Segment Start: Given information
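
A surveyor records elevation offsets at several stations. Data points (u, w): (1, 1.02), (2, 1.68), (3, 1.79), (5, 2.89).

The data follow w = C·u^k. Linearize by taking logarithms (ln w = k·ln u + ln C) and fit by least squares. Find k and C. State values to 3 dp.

Taking logs, ln w = k·ln u + ln C, so regress ln w on ln u.
XᵀX = [[4.2777, 3.4012]; [3.4012, 4]], rhs = [2.7073, 2.1821]ᵀ  (here Σln u = 3.4012, Σ(ln u)² = 4.2777, Σln w = 2.1821, Σln u·ln w = 2.7073).
Δ = 4.2777·4 − (3.4012)² = 5.5426; k = (2.7073·4 − 3.4012·2.1821)/5.5426 = 0.61476, ln C = (4.2777·2.1821 − 3.4012·2.7073)/5.5426 = 0.02279, so C = exp(0.02279) = 1.02305.

k = 0.615, C = 1.023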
Segment End: Given information
• **Work instruction**
Each line of the data must be retyped exactly.

• **Expected answer**
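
A surveyor records elevation offsets at several stations. Data points (u, w): (1, 1.02), (2, 1.68), (3, 1.79), (5, 2.89).

The data follow w = C·u^k. Linearize by taking logarithms (ln w = k·ln u + ln C) and fit by least squares. Find k and C. State values to 3 dp.

Taking logs, ln w = k·ln u + ln C, so regress ln w on ln u.
XᵀX = [[4.2777, 3.4012]; [3.4012, 4]], rhs = [2.7073, 2.1821]ᵀ  (here Σln u = 3.4012, Σ(ln u)² = 4.2777, Σln w = 2.1821, Σln u·ln w = 2.7073).
Δ = 4.2777·4 − (3.4012)² = 5.5426; k = (2.7073·4 − 3.4012·2.1821)/5.5426 = 0.61476, ln C = (4.2777·2.1821 − 3.4012·2.7073)/5.5426 = 0.02279, so C = exp(0.02279) = 1.02305.

k = 0.615, C = 1.023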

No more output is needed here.